Aim of the exercise:
The answer is to be all of the data below, reproduced exactly.
### Provided information ###
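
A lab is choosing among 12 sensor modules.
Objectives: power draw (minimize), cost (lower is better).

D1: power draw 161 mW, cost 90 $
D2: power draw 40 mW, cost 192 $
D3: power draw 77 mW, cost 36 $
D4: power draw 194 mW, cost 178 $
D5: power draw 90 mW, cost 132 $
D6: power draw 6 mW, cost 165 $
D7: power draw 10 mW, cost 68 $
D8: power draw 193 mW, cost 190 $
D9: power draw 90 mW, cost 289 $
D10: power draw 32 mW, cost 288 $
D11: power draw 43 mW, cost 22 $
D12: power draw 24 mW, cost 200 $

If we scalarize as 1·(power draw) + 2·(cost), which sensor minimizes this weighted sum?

D11

D1: 1·161 + 2·90 = 341
D2: 1·40 + 2·192 = 424
D3: 1·77 + 2·36 = 149
D4: 1·194 + 2·178 = 550
D5: 1·90 + 2·132 = 354
D6: 1·6 + 2·165 = 336
D7: 1·10 + 2·68 = 146
D8: 1·193 + 2·190 = 573
D9: 1·90 + 2·289 = 668
D10: 1·32 + 2·288 = 608
D11: 1·43 + 2·22 = 87
D12: 1·24 + 2·200 = 424
Lowest: D11 at 87.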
###
Solution to this task:
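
A lab is choosing among 12 sensor modules.
Objectives: power draw (minimize), cost (lower is better).

D1: power draw 161 mW, cost 90 $
D2: power draw 40 mW, cost 192 $
D3: power draw 77 mW, cost 36 $
D4: power draw 194 mW, cost 178 $
D5: power draw 90 mW, cost 132 $
D6: power draw 6 mW, cost 165 $
D7: power draw 10 mW, cost 68 $
D8: power draw 193 mW, cost 190 $
D9: power draw 90 mW, cost 289 $
D10: power draw 32 mW, cost 288 $
D11: power draw 43 mW, cost 22 $
D12: power draw 24 mW, cost 200 $

If we scalarize as 1·(power draw) + 2·(cost), which sensor minimizes this weighted sum?

D11

D1: 1·161 + 2·90 = 341
D2: 1·40 + 2·192 = 424
D3: 1·77 + 2·36 = 149
D4: 1·194 + 2·178 = 550
D5: 1·90 + 2·132 = 354
D6: 1·6 + 2·165 = 336
D7: 1·10 + 2·68 = 146
D8: 1·193 + 2·190 = 573
D9: 1·90 + 2·289 = 668
D10: 1·32 + 2·288 = 608
D11: 1·43 + 2·22 = 87
D12: 1·24 + 2·200 = 424
Lowest: D11 at 87.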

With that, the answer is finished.